ENTRIES SHOWN –

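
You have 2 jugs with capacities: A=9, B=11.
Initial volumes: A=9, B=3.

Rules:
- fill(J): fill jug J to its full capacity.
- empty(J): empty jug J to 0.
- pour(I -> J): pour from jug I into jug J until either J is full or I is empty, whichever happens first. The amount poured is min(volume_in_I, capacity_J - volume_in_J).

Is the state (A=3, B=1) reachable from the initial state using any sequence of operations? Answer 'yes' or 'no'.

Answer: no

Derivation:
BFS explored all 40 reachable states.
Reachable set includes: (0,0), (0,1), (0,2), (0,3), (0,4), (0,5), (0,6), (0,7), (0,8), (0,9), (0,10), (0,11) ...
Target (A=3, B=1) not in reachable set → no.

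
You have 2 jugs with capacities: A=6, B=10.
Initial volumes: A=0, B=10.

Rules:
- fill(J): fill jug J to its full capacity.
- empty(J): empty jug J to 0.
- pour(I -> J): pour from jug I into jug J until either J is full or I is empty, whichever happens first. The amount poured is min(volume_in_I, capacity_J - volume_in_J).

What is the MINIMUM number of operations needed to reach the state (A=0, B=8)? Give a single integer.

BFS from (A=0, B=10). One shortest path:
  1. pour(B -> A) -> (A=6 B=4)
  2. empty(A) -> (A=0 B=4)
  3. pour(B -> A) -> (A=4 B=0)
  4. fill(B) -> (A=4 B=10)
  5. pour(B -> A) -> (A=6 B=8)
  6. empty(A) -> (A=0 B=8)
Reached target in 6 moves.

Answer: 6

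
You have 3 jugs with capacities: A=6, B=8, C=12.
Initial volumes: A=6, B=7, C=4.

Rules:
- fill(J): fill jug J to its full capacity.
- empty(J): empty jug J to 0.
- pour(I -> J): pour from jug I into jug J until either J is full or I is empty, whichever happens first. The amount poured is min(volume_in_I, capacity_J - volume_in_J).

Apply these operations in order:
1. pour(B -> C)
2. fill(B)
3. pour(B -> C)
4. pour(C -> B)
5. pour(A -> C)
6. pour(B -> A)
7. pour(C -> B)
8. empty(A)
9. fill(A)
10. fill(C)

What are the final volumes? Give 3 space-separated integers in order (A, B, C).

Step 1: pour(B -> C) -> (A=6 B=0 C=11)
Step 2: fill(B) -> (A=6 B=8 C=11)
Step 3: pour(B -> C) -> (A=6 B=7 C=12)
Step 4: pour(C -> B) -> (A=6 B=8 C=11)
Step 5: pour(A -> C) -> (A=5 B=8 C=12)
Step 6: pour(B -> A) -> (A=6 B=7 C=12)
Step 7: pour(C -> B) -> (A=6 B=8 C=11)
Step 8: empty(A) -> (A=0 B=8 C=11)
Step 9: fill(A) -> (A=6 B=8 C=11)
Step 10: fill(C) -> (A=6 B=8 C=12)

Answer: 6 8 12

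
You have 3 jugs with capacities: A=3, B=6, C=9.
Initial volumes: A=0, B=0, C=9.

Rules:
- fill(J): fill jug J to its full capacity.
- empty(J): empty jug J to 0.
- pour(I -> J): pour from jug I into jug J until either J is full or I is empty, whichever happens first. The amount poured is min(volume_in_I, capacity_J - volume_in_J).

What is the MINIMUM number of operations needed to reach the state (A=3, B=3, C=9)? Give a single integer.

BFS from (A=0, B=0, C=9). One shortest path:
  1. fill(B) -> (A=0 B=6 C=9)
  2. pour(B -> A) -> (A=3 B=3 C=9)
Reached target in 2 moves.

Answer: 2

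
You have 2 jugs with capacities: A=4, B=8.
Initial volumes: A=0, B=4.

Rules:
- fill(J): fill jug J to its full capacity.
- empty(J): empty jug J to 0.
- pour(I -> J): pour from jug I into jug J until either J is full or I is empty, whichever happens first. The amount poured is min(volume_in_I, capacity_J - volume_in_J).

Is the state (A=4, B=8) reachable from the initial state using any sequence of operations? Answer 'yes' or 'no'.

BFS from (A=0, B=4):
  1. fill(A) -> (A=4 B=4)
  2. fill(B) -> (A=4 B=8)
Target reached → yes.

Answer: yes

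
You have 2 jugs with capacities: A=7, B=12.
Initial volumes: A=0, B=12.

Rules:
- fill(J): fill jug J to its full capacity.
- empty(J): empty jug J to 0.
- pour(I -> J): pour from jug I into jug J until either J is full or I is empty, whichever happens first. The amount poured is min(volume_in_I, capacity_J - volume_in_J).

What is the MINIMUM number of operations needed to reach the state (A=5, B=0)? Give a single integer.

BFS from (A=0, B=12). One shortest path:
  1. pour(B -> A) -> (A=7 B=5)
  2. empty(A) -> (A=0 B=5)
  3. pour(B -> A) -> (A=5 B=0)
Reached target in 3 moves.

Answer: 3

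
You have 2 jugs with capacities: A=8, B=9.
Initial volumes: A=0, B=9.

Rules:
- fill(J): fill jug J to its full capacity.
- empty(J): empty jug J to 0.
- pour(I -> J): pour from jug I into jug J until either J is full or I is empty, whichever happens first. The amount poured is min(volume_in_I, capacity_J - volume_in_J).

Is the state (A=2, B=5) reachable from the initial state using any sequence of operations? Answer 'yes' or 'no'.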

WHAT YOU NEED TO DO – How many of the lines above hold the word "with"? Give only that number.

OUTPUT BELOW – 7